=== Section Start ===
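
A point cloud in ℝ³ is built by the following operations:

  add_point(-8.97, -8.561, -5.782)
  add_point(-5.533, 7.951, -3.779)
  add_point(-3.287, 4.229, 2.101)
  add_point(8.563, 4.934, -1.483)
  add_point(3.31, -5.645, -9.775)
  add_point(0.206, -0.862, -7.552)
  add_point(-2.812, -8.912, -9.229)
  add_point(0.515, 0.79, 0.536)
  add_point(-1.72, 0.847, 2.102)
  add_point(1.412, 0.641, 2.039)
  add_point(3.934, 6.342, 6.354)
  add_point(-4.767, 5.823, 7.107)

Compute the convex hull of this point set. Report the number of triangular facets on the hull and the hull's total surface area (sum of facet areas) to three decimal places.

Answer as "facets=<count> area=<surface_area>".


facets=12 area=723.483

8 of the 12 inputs are extreme points: [0, 1, 3, 4, 6, 9, 10, 11].

Facet areas (half cross-product norm):
  f1: (p11, p1, p0) → 94.2687
  f2: (p4, p1, p3) → 100.7895
  f3: (p9, p11, p0) → 74.9532
  f4: (p9, p4, p3) → 59.5400
  f5: (p10, p9, p3) → 31.4875
  f6: (p10, p9, p11) → 31.3486
  f7: (p10, p1, p3) → 62.0923
  f8: (p10, p11, p1) → 48.6194
  f9: (p6, p9, p0) → 53.6753
  f10: (p6, p9, p4) → 47.0243
  f11: (p6, p1, p0) → 59.8551
  f12: (p6, p4, p1) → 59.8288
Σ area = 723.483

Check V−E+F: 8 − 18 + 12 = 2.


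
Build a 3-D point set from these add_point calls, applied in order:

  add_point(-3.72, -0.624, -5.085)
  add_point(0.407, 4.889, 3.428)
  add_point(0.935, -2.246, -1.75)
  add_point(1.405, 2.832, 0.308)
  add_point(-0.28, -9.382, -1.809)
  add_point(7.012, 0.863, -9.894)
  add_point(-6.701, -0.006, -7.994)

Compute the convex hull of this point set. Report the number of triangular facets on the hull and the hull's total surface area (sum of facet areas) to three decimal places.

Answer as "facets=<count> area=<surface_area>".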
=== Section End ===
> [WHAT YOU ARE ASKED TO DO] Among the entries above, locate the lines containing "Build a 3-D" and "add_point(-0.28, -9.382, -1.809)", and transcribe exactly those two lines and all lines between.

> [RESULT]
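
Build a 3-D point set from these add_point calls, applied in order:

  add_point(-3.72, -0.624, -5.085)
  add_point(0.407, 4.889, 3.428)
  add_point(0.935, -2.246, -1.75)
  add_point(1.405, 2.832, 0.308)
  add_point(-0.28, -9.382, -1.809)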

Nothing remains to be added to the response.